* _Directions for this task_
Verbatim output required. Print the data in full.

Saved entries:
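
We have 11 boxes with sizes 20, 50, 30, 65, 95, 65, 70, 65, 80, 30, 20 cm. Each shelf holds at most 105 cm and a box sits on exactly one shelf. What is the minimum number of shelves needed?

7

Total = 95 + 80 + 70 + 65 + 65 + 65 + 50 + 30 + 30 + 20 + 20 = 590 cm.
Lower bound: ⌈590/105⌉ = 6 shelves.
A packing using 7 shelves:
  shelf 1: 95 = 95
  shelf 2: 80 + 20 = 100
  shelf 3: 70 + 30 = 100
  shelf 4: 65 + 30 = 95
  shelf 5: 65 + 20 = 85
  shelf 6: 65 = 65
  shelf 7: 50 = 50
No arrangement into 6 shelves stays within capacity, so 7 is optimal.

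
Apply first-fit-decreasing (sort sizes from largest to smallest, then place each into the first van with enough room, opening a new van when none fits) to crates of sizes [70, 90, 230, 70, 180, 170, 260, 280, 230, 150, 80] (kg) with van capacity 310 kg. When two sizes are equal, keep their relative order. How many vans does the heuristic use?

7

Sorted descending: 280, 260, 230, 230, 180, 170, 150, 90, 80, 70, 70.
  280 → van 1 (new)  [load 280/310]
  260 → van 2 (new)  [load 260/310]
  230 → van 3 (new)  [load 230/310]
  230 → van 4 (new)  [load 230/310]
  180 → van 5 (new)  [load 180/310]
  170 → van 6 (new)  [load 170/310]
  150 → van 7 (new)  [load 150/310]
  90 → van 5  [load 270/310]
  80 → van 3  [load 310/310]
  70 → van 4  [load 300/310]
  70 → van 6  [load 240/310]
7 vans opened.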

* _Reply_
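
We have 11 boxes with sizes 20, 50, 30, 65, 95, 65, 70, 65, 80, 30, 20 cm. Each shelf holds at most 105 cm and a box sits on exactly one shelf. What is the minimum number of shelves needed?

7

Total = 95 + 80 + 70 + 65 + 65 + 65 + 50 + 30 + 30 + 20 + 20 = 590 cm.
Lower bound: ⌈590/105⌉ = 6 shelves.
A packing using 7 shelves:
  shelf 1: 95 = 95
  shelf 2: 80 + 20 = 100
  shelf 3: 70 + 30 = 100
  shelf 4: 65 + 30 = 95
  shelf 5: 65 + 20 = 85
  shelf 6: 65 = 65
  shelf 7: 50 = 50
No arrangement into 6 shelves stays within capacity, so 7 is optimal.

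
Apply first-fit-decreasing (sort sizes from largest to smallest, then place each into the first van with enough room, opening a new van when none fits) to crates of sizes [70, 90, 230, 70, 180, 170, 260, 280, 230, 150, 80] (kg) with van capacity 310 kg. When two sizes are equal, keep their relative order. How many vans does the heuristic use?

7

Sorted descending: 280, 260, 230, 230, 180, 170, 150, 90, 80, 70, 70.
  280 → van 1 (new)  [load 280/310]
  260 → van 2 (new)  [load 260/310]
  230 → van 3 (new)  [load 230/310]
  230 → van 4 (new)  [load 230/310]
  180 → van 5 (new)  [load 180/310]
  170 → van 6 (new)  [load 170/310]
  150 → van 7 (new)  [load 150/310]
  90 → van 5  [load 270/310]
  80 → van 3  [load 310/310]
  70 → van 4  [load 300/310]
  70 → van 6  [load 240/310]
7 vans opened.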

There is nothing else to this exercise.